## WHAT TO DO
Copy the data below. Keep every line exactly as it is.

Stored items:
•••

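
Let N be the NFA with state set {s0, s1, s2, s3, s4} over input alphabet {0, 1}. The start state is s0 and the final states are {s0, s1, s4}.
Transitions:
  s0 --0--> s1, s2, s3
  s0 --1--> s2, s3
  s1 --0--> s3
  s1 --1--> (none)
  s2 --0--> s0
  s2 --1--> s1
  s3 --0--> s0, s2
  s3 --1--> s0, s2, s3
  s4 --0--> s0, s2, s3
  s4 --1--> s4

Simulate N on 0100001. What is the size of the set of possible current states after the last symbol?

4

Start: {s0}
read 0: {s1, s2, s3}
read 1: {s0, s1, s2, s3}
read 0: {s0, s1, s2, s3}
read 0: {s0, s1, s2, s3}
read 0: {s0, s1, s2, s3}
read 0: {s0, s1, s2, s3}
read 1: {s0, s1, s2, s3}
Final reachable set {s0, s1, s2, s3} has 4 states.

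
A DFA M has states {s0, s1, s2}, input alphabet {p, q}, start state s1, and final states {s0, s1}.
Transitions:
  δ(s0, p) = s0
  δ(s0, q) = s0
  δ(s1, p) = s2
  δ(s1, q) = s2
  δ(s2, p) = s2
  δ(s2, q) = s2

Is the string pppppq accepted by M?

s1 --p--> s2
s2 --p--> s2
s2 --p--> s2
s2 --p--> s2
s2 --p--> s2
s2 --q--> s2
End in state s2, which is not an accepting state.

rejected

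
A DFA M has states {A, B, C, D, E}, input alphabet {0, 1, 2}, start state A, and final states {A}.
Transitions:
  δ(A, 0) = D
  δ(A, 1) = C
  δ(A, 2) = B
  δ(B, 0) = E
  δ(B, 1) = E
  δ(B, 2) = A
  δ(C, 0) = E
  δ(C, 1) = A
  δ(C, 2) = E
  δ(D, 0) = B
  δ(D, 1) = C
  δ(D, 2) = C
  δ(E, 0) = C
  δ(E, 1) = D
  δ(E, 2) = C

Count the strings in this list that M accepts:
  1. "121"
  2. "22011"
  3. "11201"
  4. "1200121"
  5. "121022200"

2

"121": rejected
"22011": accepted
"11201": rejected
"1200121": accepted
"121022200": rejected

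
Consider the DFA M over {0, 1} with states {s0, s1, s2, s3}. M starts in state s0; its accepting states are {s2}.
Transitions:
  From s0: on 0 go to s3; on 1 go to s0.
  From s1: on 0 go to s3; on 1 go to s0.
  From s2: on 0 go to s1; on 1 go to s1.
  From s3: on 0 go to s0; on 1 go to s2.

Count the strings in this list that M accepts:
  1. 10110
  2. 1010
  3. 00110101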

•••

## WRITTEN REPLY
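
Let N be the NFA with state set {s0, s1, s2, s3, s4} over input alphabet {0, 1}. The start state is s0 and the final states are {s0, s1, s4}.
Transitions:
  s0 --0--> s1, s2, s3
  s0 --1--> s2, s3
  s1 --0--> s3
  s1 --1--> (none)
  s2 --0--> s0
  s2 --1--> s1
  s3 --0--> s0, s2
  s3 --1--> s0, s2, s3
  s4 --0--> s0, s2, s3
  s4 --1--> s4

Simulate N on 0100001. What is the size of the set of possible current states after the last symbol?

4

Start: {s0}
read 0: {s1, s2, s3}
read 1: {s0, s1, s2, s3}
read 0: {s0, s1, s2, s3}
read 0: {s0, s1, s2, s3}
read 0: {s0, s1, s2, s3}
read 0: {s0, s1, s2, s3}
read 1: {s0, s1, s2, s3}
Final reachable set {s0, s1, s2, s3} has 4 states.

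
A DFA M has states {s0, s1, s2}, input alphabet {p, q}, start state s1, and final states {s0, s1}.
Transitions:
  δ(s0, p) = s0
  δ(s0, q) = s0
  δ(s1, p) = s2
  δ(s1, q) = s2
  δ(s2, p) = s2
  δ(s2, q) = s2

Is the string pppppq accepted by M?

s1 --p--> s2
s2 --p--> s2
s2 --p--> s2
s2 --p--> s2
s2 --p--> s2
s2 --q--> s2
End in state s2, which is not an accepting state.

rejected

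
A DFA M has states {A, B, C, D, E}, input alphabet {0, 1, 2}, start state A, and final states {A}.
Transitions:
  δ(A, 0) = D
  δ(A, 1) = C
  δ(A, 2) = B
  δ(B, 0) = E
  δ(B, 1) = E
  δ(B, 2) = A
  δ(C, 0) = E
  δ(C, 1) = A
  δ(C, 2) = E
  δ(D, 0) = B
  δ(D, 1) = C
  δ(D, 2) = C
  δ(E, 0) = C
  δ(E, 1) = D
  δ(E, 2) = C

Count the strings in this list that M accepts:
  1. "121"
  2. "22011"
  3. "11201"
  4. "1200121"
  5. "121022200"

2

"121": rejected
"22011": accepted
"11201": rejected
"1200121": accepted
"121022200": rejected

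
Consider the DFA M over {0, 1} with states {s0, s1, s2, s3}. M starts in state s0; its accepting states are {s2}.
Transitions:
  From s0: on 0 go to s3; on 1 go to s0.
  From s1: on 0 go to s3; on 1 go to s0.
  From s2: on 0 go to s1; on 1 go to s1.
  From s3: on 0 go to s0; on 1 go to s2.

Count the strings in this list that M accepts:
  1. 10110
  2. 1010
  3. 00110101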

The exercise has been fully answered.